- [Data excerpts]:
=== Section Start ===

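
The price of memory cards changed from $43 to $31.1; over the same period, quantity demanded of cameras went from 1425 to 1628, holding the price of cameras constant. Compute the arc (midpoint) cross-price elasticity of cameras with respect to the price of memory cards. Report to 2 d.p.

ΔQ_A = 1628 − 1425 = 203; ΔP_B = 31.1 − 43 = -11.9.
Midpoints: Q̄_A = 1526.5, P̄_B = 37.05.
ε = (ΔQ_A/Q̄_A)/(ΔP_B/P̄_B) = (203/1526.5)/(-11.9/37.05) ≈ -0.41.
ε < 0: cameras and memory cards are complements.

-0.41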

=== Section End ===

- [Prompt]: Once the records are read, print each of them exactly as written.

- [Result of this exercise]:
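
The price of memory cards changed from $43 to $31.1; over the same period, quantity demanded of cameras went from 1425 to 1628, holding the price of cameras constant. Compute the arc (midpoint) cross-price elasticity of cameras with respect to the price of memory cards. Report to 2 d.p.

ΔQ_A = 1628 − 1425 = 203; ΔP_B = 31.1 − 43 = -11.9.
Midpoints: Q̄_A = 1526.5, P̄_B = 37.05.
ε = (ΔQ_A/Q̄_A)/(ΔP_B/P̄_B) = (203/1526.5)/(-11.9/37.05) ≈ -0.41.
ε < 0: cameras and memory cards are complements.

-0.41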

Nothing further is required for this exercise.